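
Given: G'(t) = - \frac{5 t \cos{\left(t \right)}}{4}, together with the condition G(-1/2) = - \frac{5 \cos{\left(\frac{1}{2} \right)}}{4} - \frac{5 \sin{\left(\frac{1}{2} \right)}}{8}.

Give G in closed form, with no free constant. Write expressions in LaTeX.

Whatever form G(t) takes, its d/dt must return the stated G'(t).
A general antiderivative is - \frac{5 t \sin{\left(t \right)}}{4} - \frac{5 \cos{\left(t \right)}}{4} + C.
The condition gives C = - \frac{5 \cos{\left(\frac{1}{2} \right)}}{4} - \frac{5 \sin{\left(\frac{1}{2} \right)}}{8} - (- \frac{5 \cos{\left(\frac{1}{2} \right)}}{4} - \frac{5 \sin{\left(\frac{1}{2} \right)}}{8}) = 0.
So G(t) = - \frac{5 \left(t \sin{\left(t \right)} + \cos{\left(t \right)}\right)}{4}.
Check: d/dt[- \frac{5 \left(t \sin{\left(t \right)} + \cos{\left(t \right)}\right)}{4}] = - \frac{5 t \cos{\left(t \right)}}{4} = G'(t).

G(t) = - \frac{5 \left(t \sin{\left(t \right)} + \cos{\left(t \right)}\right)}{4}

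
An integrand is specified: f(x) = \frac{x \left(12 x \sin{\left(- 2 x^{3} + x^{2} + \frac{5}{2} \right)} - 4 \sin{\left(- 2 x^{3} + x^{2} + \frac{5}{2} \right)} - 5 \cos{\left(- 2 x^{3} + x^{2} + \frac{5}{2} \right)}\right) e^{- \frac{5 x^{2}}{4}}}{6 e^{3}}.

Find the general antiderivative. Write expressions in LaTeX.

F(x) = \frac{e^{- \frac{5 x^{2}}{4}} \cos{\left(- 2 x^{3} + x^{2} + \frac{5}{2} \right)}}{3 e^{3}} + C

Recognize the product-rule pattern: f = u'v + uv' with u = \frac{\cos{\left(- 2 x^{3} + x^{2} + \frac{5}{2} \right)}}{3}, v = e^{- \frac{5 x^{2}}{4} - 3}, so integration by parts undoes it.
Check: d/dx[\frac{e^{- \frac{5 x^{2}}{4}} \cos{\left(- 2 x^{3} + x^{2} + \frac{5}{2} \right)}}{3 e^{3}}] = \frac{\left(12 x^{2} \sin{\left(- 2 x^{3} + x^{2} + \frac{5}{2} \right)} - 4 x \sin{\left(- 2 x^{3} + x^{2} + \frac{5}{2} \right)} - 5 x \cos{\left(- 2 x^{3} + x^{2} + \frac{5}{2} \right)}\right) e^{- \frac{5 x^{2}}{4}}}{6 e^{3}}, which equals f(x).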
──────────────────────────────
TASK OBJECTIVE - The records above should be reproduced in full, exactly as they read.

ANSWER SPACE -
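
Given: G'(t) = - \frac{5 t \cos{\left(t \right)}}{4}, together with the condition G(-1/2) = - \frac{5 \cos{\left(\frac{1}{2} \right)}}{4} - \frac{5 \sin{\left(\frac{1}{2} \right)}}{8}.

Give G in closed form, with no free constant. Write expressions in LaTeX.

Whatever form G(t) takes, its d/dt must return the stated G'(t).
A general antiderivative is - \frac{5 t \sin{\left(t \right)}}{4} - \frac{5 \cos{\left(t \right)}}{4} + C.
The condition gives C = - \frac{5 \cos{\left(\frac{1}{2} \right)}}{4} - \frac{5 \sin{\left(\frac{1}{2} \right)}}{8} - (- \frac{5 \cos{\left(\frac{1}{2} \right)}}{4} - \frac{5 \sin{\left(\frac{1}{2} \right)}}{8}) = 0.
So G(t) = - \frac{5 \left(t \sin{\left(t \right)} + \cos{\left(t \right)}\right)}{4}.
Check: d/dt[- \frac{5 \left(t \sin{\left(t \right)} + \cos{\left(t \right)}\right)}{4}] = - \frac{5 t \cos{\left(t \right)}}{4} = G'(t).

G(t) = - \frac{5 \left(t \sin{\left(t \right)} + \cos{\left(t \right)}\right)}{4}

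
An integrand is specified: f(x) = \frac{x \left(12 x \sin{\left(- 2 x^{3} + x^{2} + \frac{5}{2} \right)} - 4 \sin{\left(- 2 x^{3} + x^{2} + \frac{5}{2} \right)} - 5 \cos{\left(- 2 x^{3} + x^{2} + \frac{5}{2} \right)}\right) e^{- \frac{5 x^{2}}{4}}}{6 e^{3}}.

Find the general antiderivative. Write expressions in LaTeX.

F(x) = \frac{e^{- \frac{5 x^{2}}{4}} \cos{\left(- 2 x^{3} + x^{2} + \frac{5}{2} \right)}}{3 e^{3}} + C

Recognize the product-rule pattern: f = u'v + uv' with u = \frac{\cos{\left(- 2 x^{3} + x^{2} + \frac{5}{2} \right)}}{3}, v = e^{- \frac{5 x^{2}}{4} - 3}, so integration by parts undoes it.
Check: d/dx[\frac{e^{- \frac{5 x^{2}}{4}} \cos{\left(- 2 x^{3} + x^{2} + \frac{5}{2} \right)}}{3 e^{3}}] = \frac{\left(12 x^{2} \sin{\left(- 2 x^{3} + x^{2} + \frac{5}{2} \right)} - 4 x \sin{\left(- 2 x^{3} + x^{2} + \frac{5}{2} \right)} - 5 x \cos{\left(- 2 x^{3} + x^{2} + \frac{5}{2} \right)}\right) e^{- \frac{5 x^{2}}{4}}}{6 e^{3}}, which equals f(x).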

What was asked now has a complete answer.